**WORK ITEM:** Return the entries in full, exactly as written.

SUPPLIED ENTRIES below:

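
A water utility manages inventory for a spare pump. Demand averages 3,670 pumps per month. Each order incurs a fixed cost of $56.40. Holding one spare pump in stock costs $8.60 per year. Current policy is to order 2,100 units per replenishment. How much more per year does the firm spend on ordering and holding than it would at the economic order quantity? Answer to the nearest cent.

Annual demand D = 3,670 × 12 = 44,040.
EOQ = √(2DS/H) = √(2 × 44,040 × 56.4 / 8.6) ≈ 760.03.
Cost at Q* = (D/Q*)S + (Q*/2)H = √(2DSH) ≈ $6,536.23.
Cost at Q = 2,100: (44,040/2,100)×56.4 + (2,100/2)×8.6 = $1,182.79 + $9,030.00 = $10,212.79.
Excess = $10,212.79 − $6,536.23 = $3,676.56.

Extra cost ≈ $3,676.56 per year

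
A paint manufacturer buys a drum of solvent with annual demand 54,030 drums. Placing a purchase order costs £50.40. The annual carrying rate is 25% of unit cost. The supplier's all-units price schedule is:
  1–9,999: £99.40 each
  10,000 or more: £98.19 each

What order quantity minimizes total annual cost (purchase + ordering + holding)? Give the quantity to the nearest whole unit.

Holding cost per unit per year at price C is H = 0.25·C.
For each price level, check whether its EOQ is feasible; otherwise the best quantity at that price is the breakpoint.
EOQ at £99.40 = 468.1 (feasible in tier 1): TC = 54,030×£99.40 + (54,030/468.1)×50.4 + (468.1/2)×0.25×£99.40 = £5,382,215.51.
EOQ at £98.19 = 471.0 < 10000, so use break Q=10000: TC = 54,030×£98.19 + (54,030/10000.0)×50.4 + (10000.0/2)×0.25×£98.19 = £5,428,215.51.
Lowest total cost is £5,382,215.51 at Q = 468.1.

Q* ≈ 468 drums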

End of SUPPLIED ENTRIES.

**ANSWER TO THIS TASK:**
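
A water utility manages inventory for a spare pump. Demand averages 3,670 pumps per month. Each order incurs a fixed cost of $56.40. Holding one spare pump in stock costs $8.60 per year. Current policy is to order 2,100 units per replenishment. How much more per year does the firm spend on ordering and holding than it would at the economic order quantity? Answer to the nearest cent.

Annual demand D = 3,670 × 12 = 44,040.
EOQ = √(2DS/H) = √(2 × 44,040 × 56.4 / 8.6) ≈ 760.03.
Cost at Q* = (D/Q*)S + (Q*/2)H = √(2DSH) ≈ $6,536.23.
Cost at Q = 2,100: (44,040/2,100)×56.4 + (2,100/2)×8.6 = $1,182.79 + $9,030.00 = $10,212.79.
Excess = $10,212.79 − $6,536.23 = $3,676.56.

Extra cost ≈ $3,676.56 per year

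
A paint manufacturer buys a drum of solvent with annual demand 54,030 drums. Placing a purchase order costs £50.40. The annual carrying rate is 25% of unit cost. The supplier's all-units price schedule is:
  1–9,999: £99.40 each
  10,000 or more: £98.19 each

What order quantity minimizes total annual cost (purchase + ordering + holding)? Give the quantity to the nearest whole unit.

Holding cost per unit per year at price C is H = 0.25·C.
For each price level, check whether its EOQ is feasible; otherwise the best quantity at that price is the breakpoint.
EOQ at £99.40 = 468.1 (feasible in tier 1): TC = 54,030×£99.40 + (54,030/468.1)×50.4 + (468.1/2)×0.25×£99.40 = £5,382,215.51.
EOQ at £98.19 = 471.0 < 10000, so use break Q=10000: TC = 54,030×£98.19 + (54,030/10000.0)×50.4 + (10000.0/2)×0.25×£98.19 = £5,428,215.51.
Lowest total cost is £5,382,215.51 at Q = 468.1.

Q* ≈ 468 drums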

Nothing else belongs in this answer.